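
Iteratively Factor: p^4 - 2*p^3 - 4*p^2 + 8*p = (p - 2)*(p^3 - 4*p) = (p - 2)*(p + 2)*(p^2 - 2*p) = (p - 2)^2*(p + 2)*(p)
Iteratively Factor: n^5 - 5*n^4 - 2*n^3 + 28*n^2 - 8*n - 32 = (n + 1)*(n^4 - 6*n^3 + 4*n^2 + 24*n - 32) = (n + 1)*(n + 2)*(n^3 - 8*n^2 + 20*n - 16) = (n - 2)*(n + 1)*(n + 2)*(n^2 - 6*n + 8) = (n - 2)^2*(n + 1)*(n + 2)*(n - 4)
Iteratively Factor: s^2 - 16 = (s - 4)*(s + 4)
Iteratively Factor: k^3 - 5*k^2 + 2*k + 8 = (k - 2)*(k^2 - 3*k - 4) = (k - 2)*(k + 1)*(k - 4)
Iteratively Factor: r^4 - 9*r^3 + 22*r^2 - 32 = (r - 2)*(r^3 - 7*r^2 + 8*r + 16) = (r - 4)*(r - 2)*(r^2 - 3*r - 4) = (r - 4)^2*(r - 2)*(r + 1)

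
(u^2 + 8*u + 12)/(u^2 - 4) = (u + 6)/(u - 2)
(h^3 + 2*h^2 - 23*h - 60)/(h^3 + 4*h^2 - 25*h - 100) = (h + 3)/(h + 5)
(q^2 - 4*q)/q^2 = (q - 4)/q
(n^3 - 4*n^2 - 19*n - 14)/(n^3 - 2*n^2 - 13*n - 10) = (n - 7)/(n - 5)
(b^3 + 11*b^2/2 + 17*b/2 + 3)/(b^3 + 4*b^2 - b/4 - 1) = 2*(b^2 + 5*b + 6)/(2*b^2 + 7*b - 4)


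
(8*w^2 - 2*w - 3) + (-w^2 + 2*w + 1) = 7*w^2 - 2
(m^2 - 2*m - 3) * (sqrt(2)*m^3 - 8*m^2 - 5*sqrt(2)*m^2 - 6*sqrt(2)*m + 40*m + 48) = sqrt(2)*m^5 - 7*sqrt(2)*m^4 - 8*m^4 + sqrt(2)*m^3 + 56*m^3 - 8*m^2 + 27*sqrt(2)*m^2 - 216*m + 18*sqrt(2)*m - 144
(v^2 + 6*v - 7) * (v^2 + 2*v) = v^4 + 8*v^3 + 5*v^2 - 14*v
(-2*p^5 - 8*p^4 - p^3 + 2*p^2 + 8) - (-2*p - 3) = -2*p^5 - 8*p^4 - p^3 + 2*p^2 + 2*p + 11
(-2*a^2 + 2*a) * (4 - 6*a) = 12*a^3 - 20*a^2 + 8*a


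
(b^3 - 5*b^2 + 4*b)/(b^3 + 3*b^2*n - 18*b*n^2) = (b^2 - 5*b + 4)/(b^2 + 3*b*n - 18*n^2)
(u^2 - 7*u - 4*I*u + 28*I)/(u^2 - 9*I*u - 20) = (u - 7)/(u - 5*I)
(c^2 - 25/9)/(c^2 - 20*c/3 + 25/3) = (c + 5/3)/(c - 5)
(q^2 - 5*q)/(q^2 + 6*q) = (q - 5)/(q + 6)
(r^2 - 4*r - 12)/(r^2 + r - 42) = (r + 2)/(r + 7)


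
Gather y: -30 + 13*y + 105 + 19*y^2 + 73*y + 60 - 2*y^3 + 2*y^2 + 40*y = -2*y^3 + 21*y^2 + 126*y + 135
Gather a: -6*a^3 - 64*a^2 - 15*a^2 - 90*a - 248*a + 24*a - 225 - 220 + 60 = -6*a^3 - 79*a^2 - 314*a - 385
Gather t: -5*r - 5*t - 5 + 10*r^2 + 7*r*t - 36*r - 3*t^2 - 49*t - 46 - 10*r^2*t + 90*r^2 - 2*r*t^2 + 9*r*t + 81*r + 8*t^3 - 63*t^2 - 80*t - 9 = 100*r^2 + 40*r + 8*t^3 + t^2*(-2*r - 66) + t*(-10*r^2 + 16*r - 134) - 60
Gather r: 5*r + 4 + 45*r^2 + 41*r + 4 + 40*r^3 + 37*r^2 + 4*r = 40*r^3 + 82*r^2 + 50*r + 8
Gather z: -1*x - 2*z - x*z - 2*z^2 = -x - 2*z^2 + z*(-x - 2)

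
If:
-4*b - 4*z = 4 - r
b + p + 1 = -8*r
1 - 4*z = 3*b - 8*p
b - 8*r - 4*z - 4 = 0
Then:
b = -27/388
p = -241/388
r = -15/388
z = -1459/1552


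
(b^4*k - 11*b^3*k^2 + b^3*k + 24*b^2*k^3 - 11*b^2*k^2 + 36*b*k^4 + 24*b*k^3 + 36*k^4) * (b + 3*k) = b^5*k - 8*b^4*k^2 + b^4*k - 9*b^3*k^3 - 8*b^3*k^2 + 108*b^2*k^4 - 9*b^2*k^3 + 108*b*k^5 + 108*b*k^4 + 108*k^5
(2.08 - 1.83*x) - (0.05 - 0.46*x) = 2.03 - 1.37*x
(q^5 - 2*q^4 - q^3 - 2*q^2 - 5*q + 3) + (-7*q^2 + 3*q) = q^5 - 2*q^4 - q^3 - 9*q^2 - 2*q + 3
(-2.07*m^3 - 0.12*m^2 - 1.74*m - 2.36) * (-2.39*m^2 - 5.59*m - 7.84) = 4.9473*m^5 + 11.8581*m^4 + 21.0582*m^3 + 16.3078*m^2 + 26.834*m + 18.5024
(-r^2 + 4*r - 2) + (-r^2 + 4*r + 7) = -2*r^2 + 8*r + 5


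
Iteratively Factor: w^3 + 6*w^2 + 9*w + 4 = (w + 1)*(w^2 + 5*w + 4) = (w + 1)^2*(w + 4)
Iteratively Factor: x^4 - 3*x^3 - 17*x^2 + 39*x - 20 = (x - 5)*(x^3 + 2*x^2 - 7*x + 4) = (x - 5)*(x - 1)*(x^2 + 3*x - 4) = (x - 5)*(x - 1)*(x + 4)*(x - 1)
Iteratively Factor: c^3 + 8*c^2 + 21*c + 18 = (c + 3)*(c^2 + 5*c + 6) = (c + 2)*(c + 3)*(c + 3)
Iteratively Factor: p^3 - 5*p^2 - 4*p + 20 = (p + 2)*(p^2 - 7*p + 10) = (p - 2)*(p + 2)*(p - 5)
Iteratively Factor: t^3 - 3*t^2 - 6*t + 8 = (t + 2)*(t^2 - 5*t + 4) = (t - 1)*(t + 2)*(t - 4)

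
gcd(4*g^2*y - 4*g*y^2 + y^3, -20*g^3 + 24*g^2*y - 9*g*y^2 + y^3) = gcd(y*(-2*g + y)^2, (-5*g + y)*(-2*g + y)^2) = 4*g^2 - 4*g*y + y^2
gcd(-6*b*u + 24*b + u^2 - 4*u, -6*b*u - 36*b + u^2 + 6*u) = -6*b + u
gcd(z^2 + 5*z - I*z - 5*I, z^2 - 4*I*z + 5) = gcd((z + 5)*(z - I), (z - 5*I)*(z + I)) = 1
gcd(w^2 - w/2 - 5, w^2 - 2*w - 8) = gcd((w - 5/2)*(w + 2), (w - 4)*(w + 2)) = w + 2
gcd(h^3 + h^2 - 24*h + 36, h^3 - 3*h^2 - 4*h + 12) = h^2 - 5*h + 6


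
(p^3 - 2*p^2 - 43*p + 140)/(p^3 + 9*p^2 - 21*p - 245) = (p - 4)/(p + 7)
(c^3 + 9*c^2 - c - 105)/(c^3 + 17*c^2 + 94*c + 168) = (c^2 + 2*c - 15)/(c^2 + 10*c + 24)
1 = 1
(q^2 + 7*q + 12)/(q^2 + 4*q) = (q + 3)/q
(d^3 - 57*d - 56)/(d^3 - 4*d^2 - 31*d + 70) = (d^3 - 57*d - 56)/(d^3 - 4*d^2 - 31*d + 70)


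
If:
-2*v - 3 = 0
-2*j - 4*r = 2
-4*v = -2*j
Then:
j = -3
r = 1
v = -3/2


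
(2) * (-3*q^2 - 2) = -6*q^2 - 4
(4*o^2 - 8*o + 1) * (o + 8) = 4*o^3 + 24*o^2 - 63*o + 8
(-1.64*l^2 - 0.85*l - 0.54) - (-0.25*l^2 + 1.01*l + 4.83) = -1.39*l^2 - 1.86*l - 5.37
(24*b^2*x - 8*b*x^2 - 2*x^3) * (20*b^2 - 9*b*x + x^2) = 480*b^4*x - 376*b^3*x^2 + 56*b^2*x^3 + 10*b*x^4 - 2*x^5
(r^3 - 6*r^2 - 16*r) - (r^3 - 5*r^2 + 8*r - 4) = -r^2 - 24*r + 4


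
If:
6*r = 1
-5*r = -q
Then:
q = 5/6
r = 1/6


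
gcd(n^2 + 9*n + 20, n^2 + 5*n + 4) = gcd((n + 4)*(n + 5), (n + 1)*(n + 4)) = n + 4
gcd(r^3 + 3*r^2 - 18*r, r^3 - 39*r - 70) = 1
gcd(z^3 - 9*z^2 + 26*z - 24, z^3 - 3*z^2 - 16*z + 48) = z^2 - 7*z + 12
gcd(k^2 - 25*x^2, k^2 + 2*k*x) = 1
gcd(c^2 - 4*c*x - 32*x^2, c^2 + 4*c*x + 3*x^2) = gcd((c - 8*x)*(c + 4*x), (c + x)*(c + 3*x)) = 1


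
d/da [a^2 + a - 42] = 2*a + 1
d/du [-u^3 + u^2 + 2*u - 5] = -3*u^2 + 2*u + 2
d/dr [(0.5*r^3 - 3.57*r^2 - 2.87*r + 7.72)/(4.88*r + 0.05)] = (4.88*r^3 - 17.3466*r^2 - 0.356999999999999*r - 37.8171)/(23.8144*r^2 + 0.488*r + 0.0025)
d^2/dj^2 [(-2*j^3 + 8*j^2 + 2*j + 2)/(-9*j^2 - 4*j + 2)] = 4*(97*j^3 - 483*j^2 - 150*j - 58)/(729*j^6 + 972*j^5 - 54*j^4 - 368*j^3 + 12*j^2 + 48*j - 8)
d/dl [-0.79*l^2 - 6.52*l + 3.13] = -1.58*l - 6.52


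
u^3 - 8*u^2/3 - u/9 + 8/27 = (u - 8/3)*(u - 1/3)*(u + 1/3)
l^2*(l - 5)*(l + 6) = l^4 + l^3 - 30*l^2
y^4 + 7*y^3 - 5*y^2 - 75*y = y*(y - 3)*(y + 5)^2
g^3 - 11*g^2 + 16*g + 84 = (g - 7)*(g - 6)*(g + 2)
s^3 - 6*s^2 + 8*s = s*(s - 4)*(s - 2)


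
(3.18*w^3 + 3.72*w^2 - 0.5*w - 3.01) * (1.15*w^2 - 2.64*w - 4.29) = 3.657*w^5 - 4.1172*w^4 - 24.038*w^3 - 18.1003*w^2 + 10.0914*w + 12.9129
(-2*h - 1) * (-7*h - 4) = 14*h^2 + 15*h + 4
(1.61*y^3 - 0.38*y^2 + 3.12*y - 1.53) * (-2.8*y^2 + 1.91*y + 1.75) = -4.508*y^5 + 4.1391*y^4 - 6.6443*y^3 + 9.5782*y^2 + 2.5377*y - 2.6775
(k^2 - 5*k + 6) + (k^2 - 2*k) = 2*k^2 - 7*k + 6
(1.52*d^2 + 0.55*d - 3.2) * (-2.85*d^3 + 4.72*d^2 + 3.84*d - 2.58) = -4.332*d^5 + 5.6069*d^4 + 17.5528*d^3 - 16.9136*d^2 - 13.707*d + 8.256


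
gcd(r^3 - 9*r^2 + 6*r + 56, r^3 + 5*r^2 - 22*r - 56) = r^2 - 2*r - 8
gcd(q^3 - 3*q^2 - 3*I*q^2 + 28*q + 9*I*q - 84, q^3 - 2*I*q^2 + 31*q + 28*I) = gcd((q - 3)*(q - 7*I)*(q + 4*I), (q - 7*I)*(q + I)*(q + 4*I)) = q^2 - 3*I*q + 28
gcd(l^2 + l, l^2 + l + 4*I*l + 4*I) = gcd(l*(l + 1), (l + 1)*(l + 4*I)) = l + 1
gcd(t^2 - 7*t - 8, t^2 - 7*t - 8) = t^2 - 7*t - 8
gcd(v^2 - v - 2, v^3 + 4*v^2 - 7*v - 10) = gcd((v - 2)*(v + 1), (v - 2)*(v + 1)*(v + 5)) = v^2 - v - 2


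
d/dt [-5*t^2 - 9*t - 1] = -10*t - 9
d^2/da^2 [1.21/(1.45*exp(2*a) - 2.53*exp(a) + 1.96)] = ((3.0613 - 7.018*exp(a))*(1.45*exp(2*a) - 2.53*exp(a) + 1.96) + 1.21*(2.9*exp(a) - 2.53)*(5.8*exp(a) - 5.06)*exp(a))*exp(a)/(1.45*exp(2*a) - 2.53*exp(a) + 1.96)^3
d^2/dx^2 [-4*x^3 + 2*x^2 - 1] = 4 - 24*x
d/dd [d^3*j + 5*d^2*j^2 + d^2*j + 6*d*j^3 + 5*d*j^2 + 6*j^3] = j*(3*d^2 + 10*d*j + 2*d + 6*j^2 + 5*j)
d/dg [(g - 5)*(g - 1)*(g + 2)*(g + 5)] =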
---+---
Given the records above, restate word for word only the lines starting at the one with "(-2.07*m^3 - 0.12*m^2" and ending at the one with "Iteratively Factor: w^3".

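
(-2.07*m^3 - 0.12*m^2 - 1.74*m - 2.36) * (-2.39*m^2 - 5.59*m - 7.84) = 4.9473*m^5 + 11.8581*m^4 + 21.0582*m^3 + 16.3078*m^2 + 26.834*m + 18.5024
(-r^2 + 4*r - 2) + (-r^2 + 4*r + 7) = -2*r^2 + 8*r + 5


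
Iteratively Factor: w^3 + 6*w^2 + 9*w + 4 = (w + 1)*(w^2 + 5*w + 4) = (w + 1)^2*(w + 4)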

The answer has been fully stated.